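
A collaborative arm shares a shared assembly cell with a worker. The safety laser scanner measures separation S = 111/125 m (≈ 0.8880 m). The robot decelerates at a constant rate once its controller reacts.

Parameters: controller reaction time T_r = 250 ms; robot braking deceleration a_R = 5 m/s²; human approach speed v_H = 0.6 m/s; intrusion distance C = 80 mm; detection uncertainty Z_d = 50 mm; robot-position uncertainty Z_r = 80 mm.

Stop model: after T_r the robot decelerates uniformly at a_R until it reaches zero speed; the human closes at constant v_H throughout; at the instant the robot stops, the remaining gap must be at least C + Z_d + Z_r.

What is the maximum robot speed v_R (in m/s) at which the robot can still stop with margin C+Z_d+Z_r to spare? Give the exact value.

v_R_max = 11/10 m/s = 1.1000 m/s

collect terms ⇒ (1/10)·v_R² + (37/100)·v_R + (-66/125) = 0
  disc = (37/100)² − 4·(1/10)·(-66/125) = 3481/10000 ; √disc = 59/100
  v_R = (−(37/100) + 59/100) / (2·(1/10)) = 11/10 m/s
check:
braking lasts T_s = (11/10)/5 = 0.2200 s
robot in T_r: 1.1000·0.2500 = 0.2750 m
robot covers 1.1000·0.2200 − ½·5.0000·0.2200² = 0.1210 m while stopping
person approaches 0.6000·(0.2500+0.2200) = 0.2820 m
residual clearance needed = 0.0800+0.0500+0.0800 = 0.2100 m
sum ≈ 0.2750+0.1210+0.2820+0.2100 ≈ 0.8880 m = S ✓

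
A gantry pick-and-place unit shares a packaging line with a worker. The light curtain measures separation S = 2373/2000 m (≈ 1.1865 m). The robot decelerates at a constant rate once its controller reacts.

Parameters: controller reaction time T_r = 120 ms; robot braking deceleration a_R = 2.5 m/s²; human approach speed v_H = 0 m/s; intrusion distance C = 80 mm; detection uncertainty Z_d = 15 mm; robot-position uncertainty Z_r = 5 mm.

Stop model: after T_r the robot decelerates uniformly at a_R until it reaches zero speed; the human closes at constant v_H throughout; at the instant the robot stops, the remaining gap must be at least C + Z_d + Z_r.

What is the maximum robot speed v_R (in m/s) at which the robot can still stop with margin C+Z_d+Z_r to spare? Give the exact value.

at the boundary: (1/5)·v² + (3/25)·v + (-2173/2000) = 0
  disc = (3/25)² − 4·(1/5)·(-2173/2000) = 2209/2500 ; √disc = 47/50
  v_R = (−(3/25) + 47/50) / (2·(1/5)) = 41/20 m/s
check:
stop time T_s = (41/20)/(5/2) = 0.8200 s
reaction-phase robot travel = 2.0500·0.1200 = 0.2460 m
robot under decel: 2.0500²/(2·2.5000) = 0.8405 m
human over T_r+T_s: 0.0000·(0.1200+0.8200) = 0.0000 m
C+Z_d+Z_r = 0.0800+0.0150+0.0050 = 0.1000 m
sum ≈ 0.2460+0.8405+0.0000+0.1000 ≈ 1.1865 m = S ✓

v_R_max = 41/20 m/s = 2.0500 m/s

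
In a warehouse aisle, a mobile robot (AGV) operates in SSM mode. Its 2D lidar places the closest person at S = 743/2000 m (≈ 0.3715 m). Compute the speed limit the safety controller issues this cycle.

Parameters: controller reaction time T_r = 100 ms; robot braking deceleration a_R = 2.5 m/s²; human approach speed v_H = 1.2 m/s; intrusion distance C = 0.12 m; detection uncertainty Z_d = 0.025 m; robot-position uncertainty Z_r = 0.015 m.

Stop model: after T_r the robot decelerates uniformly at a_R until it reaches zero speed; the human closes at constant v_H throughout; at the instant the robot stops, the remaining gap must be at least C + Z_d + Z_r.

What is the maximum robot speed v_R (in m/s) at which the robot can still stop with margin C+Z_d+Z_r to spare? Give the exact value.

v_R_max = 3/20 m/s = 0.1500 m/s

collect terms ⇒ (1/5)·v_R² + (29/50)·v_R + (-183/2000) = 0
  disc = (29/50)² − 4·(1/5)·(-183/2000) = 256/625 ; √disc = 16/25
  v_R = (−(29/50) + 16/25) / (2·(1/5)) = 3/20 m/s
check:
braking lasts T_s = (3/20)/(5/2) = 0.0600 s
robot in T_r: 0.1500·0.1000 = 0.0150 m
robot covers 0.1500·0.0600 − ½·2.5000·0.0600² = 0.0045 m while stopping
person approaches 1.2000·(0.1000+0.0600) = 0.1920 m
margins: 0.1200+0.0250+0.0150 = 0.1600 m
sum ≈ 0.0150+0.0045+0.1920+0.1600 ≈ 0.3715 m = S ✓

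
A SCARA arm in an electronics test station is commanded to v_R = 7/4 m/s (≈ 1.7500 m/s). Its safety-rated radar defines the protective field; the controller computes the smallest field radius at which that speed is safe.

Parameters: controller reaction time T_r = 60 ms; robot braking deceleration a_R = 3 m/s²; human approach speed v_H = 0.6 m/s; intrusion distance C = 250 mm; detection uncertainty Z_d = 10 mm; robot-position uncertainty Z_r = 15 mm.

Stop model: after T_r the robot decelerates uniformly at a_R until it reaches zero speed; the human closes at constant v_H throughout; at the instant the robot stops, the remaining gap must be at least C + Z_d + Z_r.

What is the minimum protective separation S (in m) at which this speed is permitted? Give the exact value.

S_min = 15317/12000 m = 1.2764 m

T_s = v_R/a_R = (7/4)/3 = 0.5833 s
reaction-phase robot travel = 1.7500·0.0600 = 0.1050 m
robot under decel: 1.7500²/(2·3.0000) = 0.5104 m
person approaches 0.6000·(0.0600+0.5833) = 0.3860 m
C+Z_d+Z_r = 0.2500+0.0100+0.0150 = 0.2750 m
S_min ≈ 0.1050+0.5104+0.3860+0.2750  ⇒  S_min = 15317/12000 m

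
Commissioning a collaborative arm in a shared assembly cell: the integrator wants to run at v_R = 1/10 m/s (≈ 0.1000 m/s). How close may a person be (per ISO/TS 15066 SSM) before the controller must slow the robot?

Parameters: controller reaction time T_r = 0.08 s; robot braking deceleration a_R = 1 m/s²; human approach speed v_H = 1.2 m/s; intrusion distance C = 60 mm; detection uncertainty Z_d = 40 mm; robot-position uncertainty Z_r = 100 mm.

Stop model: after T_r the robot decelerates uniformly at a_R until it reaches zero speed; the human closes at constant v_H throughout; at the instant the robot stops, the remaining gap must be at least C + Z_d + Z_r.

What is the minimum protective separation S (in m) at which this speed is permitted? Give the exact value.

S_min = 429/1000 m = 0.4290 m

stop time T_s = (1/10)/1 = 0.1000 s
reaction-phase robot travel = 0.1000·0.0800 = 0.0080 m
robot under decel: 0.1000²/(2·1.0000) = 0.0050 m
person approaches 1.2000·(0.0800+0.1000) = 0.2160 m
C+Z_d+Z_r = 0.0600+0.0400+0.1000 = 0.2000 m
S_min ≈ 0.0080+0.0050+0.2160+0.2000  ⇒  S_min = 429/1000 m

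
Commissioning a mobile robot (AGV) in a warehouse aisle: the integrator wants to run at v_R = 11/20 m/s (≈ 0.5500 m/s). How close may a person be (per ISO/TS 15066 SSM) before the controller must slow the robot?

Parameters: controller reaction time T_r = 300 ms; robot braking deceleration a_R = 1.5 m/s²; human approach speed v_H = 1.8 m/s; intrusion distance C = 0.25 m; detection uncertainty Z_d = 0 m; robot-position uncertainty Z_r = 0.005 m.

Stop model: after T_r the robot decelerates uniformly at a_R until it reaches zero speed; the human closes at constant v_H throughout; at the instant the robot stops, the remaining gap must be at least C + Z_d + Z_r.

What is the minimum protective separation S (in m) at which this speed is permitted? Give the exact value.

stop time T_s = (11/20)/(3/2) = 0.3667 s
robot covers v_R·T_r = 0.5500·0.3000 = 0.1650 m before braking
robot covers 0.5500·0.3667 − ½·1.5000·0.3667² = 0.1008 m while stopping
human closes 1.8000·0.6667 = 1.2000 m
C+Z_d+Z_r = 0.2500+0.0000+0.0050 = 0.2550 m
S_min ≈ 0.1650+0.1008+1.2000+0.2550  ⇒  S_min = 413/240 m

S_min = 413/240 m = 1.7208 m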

::::::

The first line of the records begins the span, and the line containing "A gantry pick-and-place" ends it. Reproduce that span exactly, both ends included.

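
A collaborative arm shares a shared assembly cell with a worker. The safety laser scanner measures separation S = 111/125 m (≈ 0.8880 m). The robot decelerates at a constant rate once its controller reacts.

Parameters: controller reaction time T_r = 250 ms; robot braking deceleration a_R = 5 m/s²; human approach speed v_H = 0.6 m/s; intrusion distance C = 80 mm; detection uncertainty Z_d = 50 mm; robot-position uncertainty Z_r = 80 mm.

Stop model: after T_r the robot decelerates uniformly at a_R until it reaches zero speed; the human closes at constant v_H throughout; at the instant the robot stops, the remaining gap must be at least C + Z_d + Z_r.

What is the maximum robot speed v_R (in m/s) at which the robot can still stop with margin C+Z_d+Z_r to spare? Give the exact value.

v_R_max = 11/10 m/s = 1.1000 m/s

collect terms ⇒ (1/10)·v_R² + (37/100)·v_R + (-66/125) = 0
  disc = (37/100)² − 4·(1/10)·(-66/125) = 3481/10000 ; √disc = 59/100
  v_R = (−(37/100) + 59/100) / (2·(1/10)) = 11/10 m/s
check:
braking lasts T_s = (11/10)/5 = 0.2200 s
robot in T_r: 1.1000·0.2500 = 0.2750 m
robot covers 1.1000·0.2200 − ½·5.0000·0.2200² = 0.1210 m while stopping
person approaches 0.6000·(0.2500+0.2200) = 0.2820 m
residual clearance needed = 0.0800+0.0500+0.0800 = 0.2100 m
sum ≈ 0.2750+0.1210+0.2820+0.2100 ≈ 0.8880 m = S ✓

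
A gantry pick-and-place unit shares a packaging line with a worker. The light curtain measures separation S = 2373/2000 m (≈ 1.1865 m). The robot decelerates at a constant rate once its controller reacts.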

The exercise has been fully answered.